◆ WHAT TO WORK ON:
Find all the lines in the entries below that hold the word "Initial" and copy them.
┌─ PROVIDED RECORDS
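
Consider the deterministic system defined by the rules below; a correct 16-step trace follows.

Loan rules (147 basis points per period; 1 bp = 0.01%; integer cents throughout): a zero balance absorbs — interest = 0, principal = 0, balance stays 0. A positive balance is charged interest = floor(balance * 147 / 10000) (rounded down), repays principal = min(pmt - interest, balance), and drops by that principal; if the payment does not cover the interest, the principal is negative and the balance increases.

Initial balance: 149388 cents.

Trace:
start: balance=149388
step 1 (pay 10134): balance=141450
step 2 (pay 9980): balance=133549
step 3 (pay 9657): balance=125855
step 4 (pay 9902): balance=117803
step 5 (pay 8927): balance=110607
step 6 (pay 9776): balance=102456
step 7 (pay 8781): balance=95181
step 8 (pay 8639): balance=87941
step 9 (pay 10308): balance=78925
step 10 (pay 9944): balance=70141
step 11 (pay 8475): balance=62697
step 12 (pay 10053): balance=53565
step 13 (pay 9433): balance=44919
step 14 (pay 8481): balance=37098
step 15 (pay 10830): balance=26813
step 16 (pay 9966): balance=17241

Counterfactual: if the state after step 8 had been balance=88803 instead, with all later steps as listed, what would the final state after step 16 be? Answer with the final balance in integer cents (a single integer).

18209

state after step 8 := balance=88803
step 9 (pay 10308): balance=79800
step 10 (pay 9944): balance=71029
step 11 (pay 8475): balance=63598
step 12 (pay 10053): balance=54479
step 13 (pay 9433): balance=45846
step 14 (pay 8481): balance=38038
step 15 (pay 10830): balance=27767
step 16 (pay 9966): balance=18209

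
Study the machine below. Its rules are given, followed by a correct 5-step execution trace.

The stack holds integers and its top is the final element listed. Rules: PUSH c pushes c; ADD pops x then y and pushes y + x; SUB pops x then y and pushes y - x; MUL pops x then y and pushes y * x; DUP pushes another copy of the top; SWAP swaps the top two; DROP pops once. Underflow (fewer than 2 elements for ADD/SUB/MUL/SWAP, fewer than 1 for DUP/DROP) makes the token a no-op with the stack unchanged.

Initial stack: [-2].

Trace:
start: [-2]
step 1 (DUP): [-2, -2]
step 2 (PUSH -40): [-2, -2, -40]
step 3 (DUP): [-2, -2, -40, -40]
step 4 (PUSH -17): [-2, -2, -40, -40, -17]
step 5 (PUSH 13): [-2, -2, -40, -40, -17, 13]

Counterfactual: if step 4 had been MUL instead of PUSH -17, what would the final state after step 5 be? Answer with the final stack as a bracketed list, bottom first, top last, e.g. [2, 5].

(re-executing from step 4 with the substitution; state before step 4: [-2, -2, -40, -40])
step 4 (MUL): [-2, -2, 1600]
step 5 (PUSH 13): [-2, -2, 1600, 13]

[-2, -2, 1600, 13]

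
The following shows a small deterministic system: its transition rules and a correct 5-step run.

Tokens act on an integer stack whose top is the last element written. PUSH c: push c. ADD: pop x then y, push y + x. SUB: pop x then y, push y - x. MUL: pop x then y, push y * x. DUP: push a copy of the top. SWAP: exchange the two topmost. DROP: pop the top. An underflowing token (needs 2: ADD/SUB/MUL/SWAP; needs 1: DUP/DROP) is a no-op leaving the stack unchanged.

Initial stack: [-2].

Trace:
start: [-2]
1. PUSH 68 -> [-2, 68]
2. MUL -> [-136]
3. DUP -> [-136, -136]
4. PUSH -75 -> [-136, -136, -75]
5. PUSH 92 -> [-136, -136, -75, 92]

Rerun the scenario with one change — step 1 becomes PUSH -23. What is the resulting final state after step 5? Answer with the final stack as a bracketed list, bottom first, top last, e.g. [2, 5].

[46, 46, -75, 92]

(re-executing from step 1 with the substitution; state before step 1: [-2])
1. PUSH -23 -> [-2, -23]
2. MUL -> [46]
3. DUP -> [46, 46]
4. PUSH -75 -> [46, 46, -75]
5. PUSH 92 -> [46, 46, -75, 92]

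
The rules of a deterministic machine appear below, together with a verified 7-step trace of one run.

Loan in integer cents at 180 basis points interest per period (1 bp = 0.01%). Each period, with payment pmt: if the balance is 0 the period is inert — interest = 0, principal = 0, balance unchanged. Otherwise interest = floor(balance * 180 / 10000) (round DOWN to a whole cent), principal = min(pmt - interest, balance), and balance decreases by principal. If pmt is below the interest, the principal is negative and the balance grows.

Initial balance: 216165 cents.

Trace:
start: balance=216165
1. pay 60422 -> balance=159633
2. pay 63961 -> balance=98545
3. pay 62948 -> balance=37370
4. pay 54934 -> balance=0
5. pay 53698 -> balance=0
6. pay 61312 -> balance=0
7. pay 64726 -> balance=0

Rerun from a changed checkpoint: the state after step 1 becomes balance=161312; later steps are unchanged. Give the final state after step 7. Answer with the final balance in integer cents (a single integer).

0

state after step 1 := balance=161312
2. pay 63961 -> balance=100254
3. pay 62948 -> balance=39110
4. pay 54934 -> balance=0
5. pay 53698 -> balance=0
6. pay 61312 -> balance=0
7. pay 64726 -> balance=0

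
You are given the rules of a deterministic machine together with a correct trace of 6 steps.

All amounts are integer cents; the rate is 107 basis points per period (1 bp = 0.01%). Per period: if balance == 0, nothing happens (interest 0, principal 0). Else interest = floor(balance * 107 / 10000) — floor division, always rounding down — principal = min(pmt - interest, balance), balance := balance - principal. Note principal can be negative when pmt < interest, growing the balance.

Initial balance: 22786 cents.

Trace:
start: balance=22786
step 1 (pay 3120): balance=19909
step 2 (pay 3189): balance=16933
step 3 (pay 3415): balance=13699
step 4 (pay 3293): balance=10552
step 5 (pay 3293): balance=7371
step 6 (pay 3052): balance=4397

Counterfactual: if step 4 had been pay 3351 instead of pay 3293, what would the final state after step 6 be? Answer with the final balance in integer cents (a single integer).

(re-executing from step 4 with the substitution; state before step 4: balance=13699)
step 4 (pay 3351): balance=10494
step 5 (pay 3293): balance=7313
step 6 (pay 3052): balance=4339

4339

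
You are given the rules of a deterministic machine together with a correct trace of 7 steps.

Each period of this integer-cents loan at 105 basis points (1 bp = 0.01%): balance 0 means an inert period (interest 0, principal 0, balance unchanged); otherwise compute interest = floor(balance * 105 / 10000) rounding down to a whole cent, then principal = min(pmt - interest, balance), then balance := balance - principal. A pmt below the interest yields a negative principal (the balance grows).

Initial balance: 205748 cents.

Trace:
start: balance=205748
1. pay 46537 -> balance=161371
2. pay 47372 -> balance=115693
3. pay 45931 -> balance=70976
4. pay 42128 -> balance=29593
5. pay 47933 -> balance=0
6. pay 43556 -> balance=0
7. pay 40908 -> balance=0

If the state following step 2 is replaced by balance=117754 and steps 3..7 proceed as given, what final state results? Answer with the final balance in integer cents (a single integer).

0

state after step 2 := balance=117754
3. pay 45931 -> balance=73059
4. pay 42128 -> balance=31698
5. pay 47933 -> balance=0
6. pay 43556 -> balance=0
7. pay 40908 -> balance=0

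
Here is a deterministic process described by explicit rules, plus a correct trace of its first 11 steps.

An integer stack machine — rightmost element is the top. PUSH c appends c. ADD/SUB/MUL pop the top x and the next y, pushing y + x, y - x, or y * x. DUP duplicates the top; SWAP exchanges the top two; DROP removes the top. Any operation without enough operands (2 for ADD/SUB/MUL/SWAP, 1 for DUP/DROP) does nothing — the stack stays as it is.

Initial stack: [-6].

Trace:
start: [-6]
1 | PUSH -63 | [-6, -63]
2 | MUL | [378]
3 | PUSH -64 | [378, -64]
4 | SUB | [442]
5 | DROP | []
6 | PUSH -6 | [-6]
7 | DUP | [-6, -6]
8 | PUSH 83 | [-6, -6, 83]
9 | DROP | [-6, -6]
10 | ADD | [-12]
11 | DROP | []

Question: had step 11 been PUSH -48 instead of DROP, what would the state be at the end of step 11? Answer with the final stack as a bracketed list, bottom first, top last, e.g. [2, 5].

[-12, -48]

(re-executing from step 11 with the substitution; state before step 11: [-12])
11 | PUSH -48 | [-12, -48]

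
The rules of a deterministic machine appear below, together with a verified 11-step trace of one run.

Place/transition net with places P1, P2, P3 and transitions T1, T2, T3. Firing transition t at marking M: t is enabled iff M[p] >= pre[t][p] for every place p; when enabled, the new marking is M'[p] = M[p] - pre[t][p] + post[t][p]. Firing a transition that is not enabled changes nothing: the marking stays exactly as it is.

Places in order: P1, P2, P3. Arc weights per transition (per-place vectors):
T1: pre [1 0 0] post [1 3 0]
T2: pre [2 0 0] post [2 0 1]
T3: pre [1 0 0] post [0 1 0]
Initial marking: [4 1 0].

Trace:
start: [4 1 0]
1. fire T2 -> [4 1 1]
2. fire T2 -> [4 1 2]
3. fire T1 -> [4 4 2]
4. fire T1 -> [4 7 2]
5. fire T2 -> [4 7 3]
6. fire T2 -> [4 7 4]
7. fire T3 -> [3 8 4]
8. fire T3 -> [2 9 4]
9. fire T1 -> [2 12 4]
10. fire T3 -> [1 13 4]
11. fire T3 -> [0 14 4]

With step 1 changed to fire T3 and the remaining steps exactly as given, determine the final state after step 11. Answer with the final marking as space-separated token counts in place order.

(re-executing from step 1 with the substitution; state before step 1: [4 1 0])
1. fire T3 -> [3 2 0]
2. fire T2 -> [3 2 1]
3. fire T1 -> [3 5 1]
4. fire T1 -> [3 8 1]
5. fire T2 -> [3 8 2]
6. fire T2 -> [3 8 3]
7. fire T3 -> [2 9 3]
8. fire T3 -> [1 10 3]
9. fire T1 -> [1 13 3]
10. fire T3 -> [0 14 3]
11. fire T3 -> [0 14 3]

0 14 3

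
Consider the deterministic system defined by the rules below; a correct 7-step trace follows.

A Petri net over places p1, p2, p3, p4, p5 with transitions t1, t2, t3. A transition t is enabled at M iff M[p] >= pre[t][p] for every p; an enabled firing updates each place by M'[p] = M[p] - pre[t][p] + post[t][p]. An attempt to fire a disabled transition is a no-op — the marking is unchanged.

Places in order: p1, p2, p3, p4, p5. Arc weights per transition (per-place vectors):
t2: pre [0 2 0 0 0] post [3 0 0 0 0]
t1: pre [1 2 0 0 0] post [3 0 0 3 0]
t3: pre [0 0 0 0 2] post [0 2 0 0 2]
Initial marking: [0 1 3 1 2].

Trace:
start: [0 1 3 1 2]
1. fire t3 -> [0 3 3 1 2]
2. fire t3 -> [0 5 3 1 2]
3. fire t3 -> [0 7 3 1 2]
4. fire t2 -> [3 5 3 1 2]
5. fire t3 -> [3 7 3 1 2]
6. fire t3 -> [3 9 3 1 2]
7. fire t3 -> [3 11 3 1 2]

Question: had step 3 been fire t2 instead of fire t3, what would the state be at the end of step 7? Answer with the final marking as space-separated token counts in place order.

(re-executing from step 3 with the substitution; state before step 3: [0 5 3 1 2])
3. fire t2 -> [3 3 3 1 2]
4. fire t2 -> [6 1 3 1 2]
5. fire t3 -> [6 3 3 1 2]
6. fire t3 -> [6 5 3 1 2]
7. fire t3 -> [6 7 3 1 2]

6 7 3 1 2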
└─
◆ RESULT FOR THIS TASK:
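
Initial balance: 149388 cents.
Initial stack: [-2].
Initial stack: [-2].
Initial balance: 216165 cents.
Initial balance: 22786 cents.
Initial balance: 205748 cents.
Initial stack: [-6].
Initial marking: [4 1 0].
Initial marking: [0 1 3 1 2].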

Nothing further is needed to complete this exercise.